• To do
In the reply, include exactly the lines of the entries below from the first to the line with "1..a, j = 1..b, k", that line included.

• Extracted information
--

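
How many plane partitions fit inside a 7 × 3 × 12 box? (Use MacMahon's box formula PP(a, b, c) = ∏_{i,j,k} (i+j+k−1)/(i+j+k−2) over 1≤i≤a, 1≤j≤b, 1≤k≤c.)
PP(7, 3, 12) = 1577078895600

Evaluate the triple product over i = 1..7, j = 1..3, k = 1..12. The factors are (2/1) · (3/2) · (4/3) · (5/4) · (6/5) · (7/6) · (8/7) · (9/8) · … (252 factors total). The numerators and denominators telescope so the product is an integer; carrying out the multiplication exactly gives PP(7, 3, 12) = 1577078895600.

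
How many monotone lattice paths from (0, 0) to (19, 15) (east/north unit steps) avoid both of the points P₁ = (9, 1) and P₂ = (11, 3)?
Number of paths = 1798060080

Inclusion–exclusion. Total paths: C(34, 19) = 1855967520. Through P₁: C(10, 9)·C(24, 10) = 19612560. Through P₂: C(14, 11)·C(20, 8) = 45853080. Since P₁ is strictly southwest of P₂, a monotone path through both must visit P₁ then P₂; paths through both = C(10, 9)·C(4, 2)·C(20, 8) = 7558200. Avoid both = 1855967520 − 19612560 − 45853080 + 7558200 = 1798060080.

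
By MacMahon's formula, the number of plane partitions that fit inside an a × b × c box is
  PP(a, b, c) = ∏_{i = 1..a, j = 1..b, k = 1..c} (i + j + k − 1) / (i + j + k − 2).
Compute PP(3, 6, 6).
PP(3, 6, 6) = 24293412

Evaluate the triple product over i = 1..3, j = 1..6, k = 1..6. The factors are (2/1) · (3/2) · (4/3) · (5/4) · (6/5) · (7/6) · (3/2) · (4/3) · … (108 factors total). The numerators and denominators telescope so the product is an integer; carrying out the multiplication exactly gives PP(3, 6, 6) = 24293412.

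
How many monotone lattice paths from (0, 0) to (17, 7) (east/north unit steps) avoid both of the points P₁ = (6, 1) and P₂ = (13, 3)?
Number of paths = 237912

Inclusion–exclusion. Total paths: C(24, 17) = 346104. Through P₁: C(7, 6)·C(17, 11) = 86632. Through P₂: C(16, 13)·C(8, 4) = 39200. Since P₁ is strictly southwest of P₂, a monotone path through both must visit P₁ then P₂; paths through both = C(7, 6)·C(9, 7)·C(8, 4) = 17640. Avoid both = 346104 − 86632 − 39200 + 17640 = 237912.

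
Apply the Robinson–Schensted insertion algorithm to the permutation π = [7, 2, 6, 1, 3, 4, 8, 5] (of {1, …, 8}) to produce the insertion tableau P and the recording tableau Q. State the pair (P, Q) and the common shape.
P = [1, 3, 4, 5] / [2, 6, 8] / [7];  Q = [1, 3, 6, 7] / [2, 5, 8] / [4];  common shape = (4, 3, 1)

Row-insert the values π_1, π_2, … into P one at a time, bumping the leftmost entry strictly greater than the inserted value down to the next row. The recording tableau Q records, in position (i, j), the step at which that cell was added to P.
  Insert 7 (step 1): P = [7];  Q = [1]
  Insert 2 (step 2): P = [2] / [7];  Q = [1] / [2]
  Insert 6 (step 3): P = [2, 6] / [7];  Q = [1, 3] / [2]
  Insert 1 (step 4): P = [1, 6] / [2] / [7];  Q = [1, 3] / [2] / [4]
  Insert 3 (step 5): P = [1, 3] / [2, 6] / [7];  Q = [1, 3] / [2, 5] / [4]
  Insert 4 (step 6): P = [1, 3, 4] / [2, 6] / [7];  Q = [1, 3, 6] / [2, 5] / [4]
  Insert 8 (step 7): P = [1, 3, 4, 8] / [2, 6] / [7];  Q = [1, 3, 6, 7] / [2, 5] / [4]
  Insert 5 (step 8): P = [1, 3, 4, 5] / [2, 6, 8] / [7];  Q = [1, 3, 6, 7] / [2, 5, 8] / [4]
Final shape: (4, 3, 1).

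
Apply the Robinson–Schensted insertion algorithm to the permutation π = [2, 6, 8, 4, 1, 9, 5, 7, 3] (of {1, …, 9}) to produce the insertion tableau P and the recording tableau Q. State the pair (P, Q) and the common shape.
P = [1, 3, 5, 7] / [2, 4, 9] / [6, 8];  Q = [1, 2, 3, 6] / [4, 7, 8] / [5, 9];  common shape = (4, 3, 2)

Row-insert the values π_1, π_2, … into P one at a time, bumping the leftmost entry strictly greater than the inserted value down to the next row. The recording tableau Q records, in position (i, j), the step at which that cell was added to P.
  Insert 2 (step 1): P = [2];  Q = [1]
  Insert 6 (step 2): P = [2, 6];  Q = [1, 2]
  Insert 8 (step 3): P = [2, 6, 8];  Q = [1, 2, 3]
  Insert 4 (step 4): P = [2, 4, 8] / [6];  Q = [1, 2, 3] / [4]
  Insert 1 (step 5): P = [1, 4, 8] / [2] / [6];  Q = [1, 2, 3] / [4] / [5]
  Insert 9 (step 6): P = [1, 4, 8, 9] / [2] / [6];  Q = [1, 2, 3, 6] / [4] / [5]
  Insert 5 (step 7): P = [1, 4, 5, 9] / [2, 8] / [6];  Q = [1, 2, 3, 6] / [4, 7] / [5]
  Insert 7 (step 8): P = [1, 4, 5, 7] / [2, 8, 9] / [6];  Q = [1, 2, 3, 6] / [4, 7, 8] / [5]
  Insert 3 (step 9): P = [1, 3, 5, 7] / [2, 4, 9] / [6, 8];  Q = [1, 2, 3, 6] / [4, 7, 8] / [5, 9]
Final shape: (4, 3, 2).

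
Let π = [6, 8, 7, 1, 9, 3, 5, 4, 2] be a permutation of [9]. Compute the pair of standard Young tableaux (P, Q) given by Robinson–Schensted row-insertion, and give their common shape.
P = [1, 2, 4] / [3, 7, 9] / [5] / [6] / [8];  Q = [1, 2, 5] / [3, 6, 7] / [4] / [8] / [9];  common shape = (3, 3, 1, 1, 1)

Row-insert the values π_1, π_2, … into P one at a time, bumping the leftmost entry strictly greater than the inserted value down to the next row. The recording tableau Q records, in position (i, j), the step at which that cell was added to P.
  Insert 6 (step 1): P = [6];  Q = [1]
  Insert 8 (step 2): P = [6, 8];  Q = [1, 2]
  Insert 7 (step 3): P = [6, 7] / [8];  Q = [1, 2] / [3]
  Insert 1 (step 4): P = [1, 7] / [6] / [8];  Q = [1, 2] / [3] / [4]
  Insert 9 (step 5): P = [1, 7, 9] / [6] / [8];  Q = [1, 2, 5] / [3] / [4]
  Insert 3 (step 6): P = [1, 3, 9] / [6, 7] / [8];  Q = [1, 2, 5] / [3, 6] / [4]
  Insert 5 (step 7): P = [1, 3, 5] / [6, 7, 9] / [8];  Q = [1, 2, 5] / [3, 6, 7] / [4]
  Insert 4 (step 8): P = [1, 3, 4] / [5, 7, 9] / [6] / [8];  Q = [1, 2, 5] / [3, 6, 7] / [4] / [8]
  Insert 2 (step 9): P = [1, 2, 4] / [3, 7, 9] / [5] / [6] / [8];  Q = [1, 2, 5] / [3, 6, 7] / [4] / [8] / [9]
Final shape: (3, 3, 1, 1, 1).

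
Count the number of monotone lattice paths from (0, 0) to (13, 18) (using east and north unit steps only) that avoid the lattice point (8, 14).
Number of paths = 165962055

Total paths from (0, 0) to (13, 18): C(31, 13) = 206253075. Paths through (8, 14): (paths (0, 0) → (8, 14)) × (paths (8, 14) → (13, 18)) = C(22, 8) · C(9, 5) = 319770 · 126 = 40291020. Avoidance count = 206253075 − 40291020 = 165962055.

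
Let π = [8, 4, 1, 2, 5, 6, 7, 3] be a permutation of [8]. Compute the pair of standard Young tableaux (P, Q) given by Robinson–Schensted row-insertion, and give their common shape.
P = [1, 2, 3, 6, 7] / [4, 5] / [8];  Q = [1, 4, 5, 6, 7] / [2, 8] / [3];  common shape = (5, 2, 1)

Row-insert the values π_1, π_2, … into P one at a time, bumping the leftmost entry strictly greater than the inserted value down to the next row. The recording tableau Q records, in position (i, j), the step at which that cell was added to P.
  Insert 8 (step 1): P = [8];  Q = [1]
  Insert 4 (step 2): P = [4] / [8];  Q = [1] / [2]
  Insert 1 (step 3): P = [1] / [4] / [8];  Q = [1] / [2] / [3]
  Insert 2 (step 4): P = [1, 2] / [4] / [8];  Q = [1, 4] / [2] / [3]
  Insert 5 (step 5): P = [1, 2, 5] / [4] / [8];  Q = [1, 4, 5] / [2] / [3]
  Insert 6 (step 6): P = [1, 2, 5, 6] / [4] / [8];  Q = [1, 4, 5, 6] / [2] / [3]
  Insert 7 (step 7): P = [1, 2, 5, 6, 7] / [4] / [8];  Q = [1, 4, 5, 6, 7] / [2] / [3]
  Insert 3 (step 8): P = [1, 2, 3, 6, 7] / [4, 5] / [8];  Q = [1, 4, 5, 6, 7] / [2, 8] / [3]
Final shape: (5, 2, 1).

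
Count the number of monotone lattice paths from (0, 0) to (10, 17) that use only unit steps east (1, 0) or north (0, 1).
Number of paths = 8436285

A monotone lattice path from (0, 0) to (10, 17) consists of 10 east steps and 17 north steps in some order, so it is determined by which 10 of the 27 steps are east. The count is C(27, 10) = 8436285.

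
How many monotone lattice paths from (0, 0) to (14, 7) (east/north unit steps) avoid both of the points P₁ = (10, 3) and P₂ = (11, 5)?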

--

• Task solution
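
How many plane partitions fit inside a 7 × 3 × 12 box? (Use MacMahon's box formula PP(a, b, c) = ∏_{i,j,k} (i+j+k−1)/(i+j+k−2) over 1≤i≤a, 1≤j≤b, 1≤k≤c.)
PP(7, 3, 12) = 1577078895600

Evaluate the triple product over i = 1..7, j = 1..3, k = 1..12. The factors are (2/1) · (3/2) · (4/3) · (5/4) · (6/5) · (7/6) · (8/7) · (9/8) · … (252 factors total). The numerators and denominators telescope so the product is an integer; carrying out the multiplication exactly gives PP(7, 3, 12) = 1577078895600.

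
How many monotone lattice paths from (0, 0) to (19, 15) (east/north unit steps) avoid both of the points P₁ = (9, 1) and P₂ = (11, 3)?
Number of paths = 1798060080

Inclusion–exclusion. Total paths: C(34, 19) = 1855967520. Through P₁: C(10, 9)·C(24, 10) = 19612560. Through P₂: C(14, 11)·C(20, 8) = 45853080. Since P₁ is strictly southwest of P₂, a monotone path through both must visit P₁ then P₂; paths through both = C(10, 9)·C(4, 2)·C(20, 8) = 7558200. Avoid both = 1855967520 − 19612560 − 45853080 + 7558200 = 1798060080.

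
By MacMahon's formula, the number of plane partitions that fit inside an a × b × c box is
  PP(a, b, c) = ∏_{i = 1..a, j = 1..b, k = 1..c} (i + j + k − 1) / (i + j + k − 2).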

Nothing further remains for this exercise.